▸ Exercise
I need the number of lines in the data that include "transforms"; reply with that number alone.

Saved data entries
....................
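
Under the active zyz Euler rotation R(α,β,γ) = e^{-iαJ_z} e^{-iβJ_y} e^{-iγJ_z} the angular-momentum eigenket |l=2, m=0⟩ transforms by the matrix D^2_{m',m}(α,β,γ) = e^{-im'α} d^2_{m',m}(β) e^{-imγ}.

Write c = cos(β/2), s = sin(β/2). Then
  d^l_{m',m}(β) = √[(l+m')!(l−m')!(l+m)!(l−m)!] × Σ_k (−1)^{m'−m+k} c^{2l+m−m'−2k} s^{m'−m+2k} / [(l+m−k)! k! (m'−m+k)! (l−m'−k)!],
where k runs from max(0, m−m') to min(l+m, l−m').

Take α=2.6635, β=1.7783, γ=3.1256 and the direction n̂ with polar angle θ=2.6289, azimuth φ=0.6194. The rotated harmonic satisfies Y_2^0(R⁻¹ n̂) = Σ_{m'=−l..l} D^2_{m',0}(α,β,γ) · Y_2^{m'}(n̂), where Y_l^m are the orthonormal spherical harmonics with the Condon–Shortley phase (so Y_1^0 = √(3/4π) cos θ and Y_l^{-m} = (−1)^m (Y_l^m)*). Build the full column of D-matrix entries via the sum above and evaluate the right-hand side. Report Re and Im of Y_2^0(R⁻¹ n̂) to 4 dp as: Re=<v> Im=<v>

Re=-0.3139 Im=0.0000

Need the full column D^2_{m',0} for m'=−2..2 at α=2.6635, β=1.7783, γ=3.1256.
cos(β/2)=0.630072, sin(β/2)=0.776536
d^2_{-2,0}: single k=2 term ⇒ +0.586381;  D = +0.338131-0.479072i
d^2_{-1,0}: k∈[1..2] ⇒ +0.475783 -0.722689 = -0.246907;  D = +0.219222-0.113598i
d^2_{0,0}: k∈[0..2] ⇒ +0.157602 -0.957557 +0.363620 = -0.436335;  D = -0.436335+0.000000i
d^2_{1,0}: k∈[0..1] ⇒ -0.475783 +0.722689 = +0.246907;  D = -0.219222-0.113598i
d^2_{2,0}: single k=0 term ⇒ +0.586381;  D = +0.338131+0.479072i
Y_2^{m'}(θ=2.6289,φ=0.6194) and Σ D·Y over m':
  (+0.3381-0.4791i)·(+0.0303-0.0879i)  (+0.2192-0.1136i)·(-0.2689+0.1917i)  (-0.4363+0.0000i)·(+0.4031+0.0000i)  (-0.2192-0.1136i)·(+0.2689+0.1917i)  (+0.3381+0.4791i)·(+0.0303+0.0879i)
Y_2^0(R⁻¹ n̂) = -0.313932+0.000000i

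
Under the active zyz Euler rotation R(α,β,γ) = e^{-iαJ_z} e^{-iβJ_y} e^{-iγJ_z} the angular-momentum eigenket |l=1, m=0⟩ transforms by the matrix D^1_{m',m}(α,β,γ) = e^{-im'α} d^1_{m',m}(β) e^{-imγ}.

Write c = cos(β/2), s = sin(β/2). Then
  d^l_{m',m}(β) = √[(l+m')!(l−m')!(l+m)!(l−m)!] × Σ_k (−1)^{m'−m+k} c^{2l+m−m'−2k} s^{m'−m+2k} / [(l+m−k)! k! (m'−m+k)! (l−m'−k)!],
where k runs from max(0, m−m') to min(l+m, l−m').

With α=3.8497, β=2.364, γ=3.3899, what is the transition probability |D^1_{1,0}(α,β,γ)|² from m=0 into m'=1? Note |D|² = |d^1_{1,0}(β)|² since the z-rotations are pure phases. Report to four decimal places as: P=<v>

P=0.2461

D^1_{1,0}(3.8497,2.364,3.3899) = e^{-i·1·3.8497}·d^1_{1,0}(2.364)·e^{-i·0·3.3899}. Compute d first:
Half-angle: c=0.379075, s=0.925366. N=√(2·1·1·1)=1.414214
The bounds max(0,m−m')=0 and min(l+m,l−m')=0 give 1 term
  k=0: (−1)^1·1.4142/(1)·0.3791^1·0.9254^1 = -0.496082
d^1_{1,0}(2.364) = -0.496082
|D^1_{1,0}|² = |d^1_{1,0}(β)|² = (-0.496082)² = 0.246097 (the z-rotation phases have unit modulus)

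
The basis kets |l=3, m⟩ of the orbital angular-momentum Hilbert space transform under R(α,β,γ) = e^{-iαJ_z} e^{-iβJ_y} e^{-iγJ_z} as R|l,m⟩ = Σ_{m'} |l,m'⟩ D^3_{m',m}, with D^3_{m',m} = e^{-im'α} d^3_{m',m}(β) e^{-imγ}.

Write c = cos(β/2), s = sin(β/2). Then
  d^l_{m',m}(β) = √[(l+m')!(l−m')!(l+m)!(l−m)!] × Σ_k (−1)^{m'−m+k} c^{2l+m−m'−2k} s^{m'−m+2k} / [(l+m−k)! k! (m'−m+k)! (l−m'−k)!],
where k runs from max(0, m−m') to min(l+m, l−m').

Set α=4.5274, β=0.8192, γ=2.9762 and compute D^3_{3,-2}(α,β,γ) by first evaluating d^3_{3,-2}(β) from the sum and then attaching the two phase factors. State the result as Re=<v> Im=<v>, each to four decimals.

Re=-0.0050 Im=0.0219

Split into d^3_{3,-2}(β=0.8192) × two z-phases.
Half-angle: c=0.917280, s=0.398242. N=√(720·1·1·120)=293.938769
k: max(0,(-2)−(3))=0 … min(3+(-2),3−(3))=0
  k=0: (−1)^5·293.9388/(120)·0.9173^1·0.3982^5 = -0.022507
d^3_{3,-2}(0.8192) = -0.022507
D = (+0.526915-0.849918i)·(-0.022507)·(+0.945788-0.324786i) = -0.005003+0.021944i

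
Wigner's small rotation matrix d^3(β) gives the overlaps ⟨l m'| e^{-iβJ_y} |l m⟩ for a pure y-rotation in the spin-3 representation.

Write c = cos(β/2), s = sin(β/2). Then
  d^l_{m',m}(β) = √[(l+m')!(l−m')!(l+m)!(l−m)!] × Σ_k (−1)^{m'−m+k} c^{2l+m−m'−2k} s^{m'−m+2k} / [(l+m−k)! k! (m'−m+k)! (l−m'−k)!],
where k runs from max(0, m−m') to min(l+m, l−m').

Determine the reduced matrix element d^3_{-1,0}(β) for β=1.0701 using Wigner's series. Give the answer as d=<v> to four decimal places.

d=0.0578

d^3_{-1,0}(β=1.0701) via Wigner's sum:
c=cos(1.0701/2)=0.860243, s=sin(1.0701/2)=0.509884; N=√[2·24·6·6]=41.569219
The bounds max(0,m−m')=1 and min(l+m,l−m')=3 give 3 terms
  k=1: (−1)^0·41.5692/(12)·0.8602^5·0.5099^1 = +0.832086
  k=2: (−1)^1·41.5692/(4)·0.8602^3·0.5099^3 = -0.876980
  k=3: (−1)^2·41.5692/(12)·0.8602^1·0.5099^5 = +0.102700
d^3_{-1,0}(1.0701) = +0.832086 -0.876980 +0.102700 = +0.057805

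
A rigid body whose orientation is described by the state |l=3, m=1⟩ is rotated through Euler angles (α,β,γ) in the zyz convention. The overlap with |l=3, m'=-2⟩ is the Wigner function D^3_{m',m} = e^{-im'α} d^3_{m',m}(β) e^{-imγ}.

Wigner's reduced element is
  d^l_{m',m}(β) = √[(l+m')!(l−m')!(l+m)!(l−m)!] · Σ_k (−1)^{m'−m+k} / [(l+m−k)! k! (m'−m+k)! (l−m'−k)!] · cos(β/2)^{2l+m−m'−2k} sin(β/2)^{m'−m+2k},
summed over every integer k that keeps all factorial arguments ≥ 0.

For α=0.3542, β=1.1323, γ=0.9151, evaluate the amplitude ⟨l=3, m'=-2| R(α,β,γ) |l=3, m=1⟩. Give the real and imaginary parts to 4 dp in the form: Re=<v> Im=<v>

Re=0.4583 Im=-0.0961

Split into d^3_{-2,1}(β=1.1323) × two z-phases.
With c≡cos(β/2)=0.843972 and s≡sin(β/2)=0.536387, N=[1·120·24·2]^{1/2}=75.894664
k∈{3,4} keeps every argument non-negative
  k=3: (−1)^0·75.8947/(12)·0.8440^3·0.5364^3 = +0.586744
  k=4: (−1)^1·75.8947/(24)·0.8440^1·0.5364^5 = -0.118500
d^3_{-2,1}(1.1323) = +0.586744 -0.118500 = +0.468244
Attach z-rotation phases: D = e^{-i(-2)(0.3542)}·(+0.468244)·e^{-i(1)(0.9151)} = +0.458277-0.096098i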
....................
▸ Exercise output
2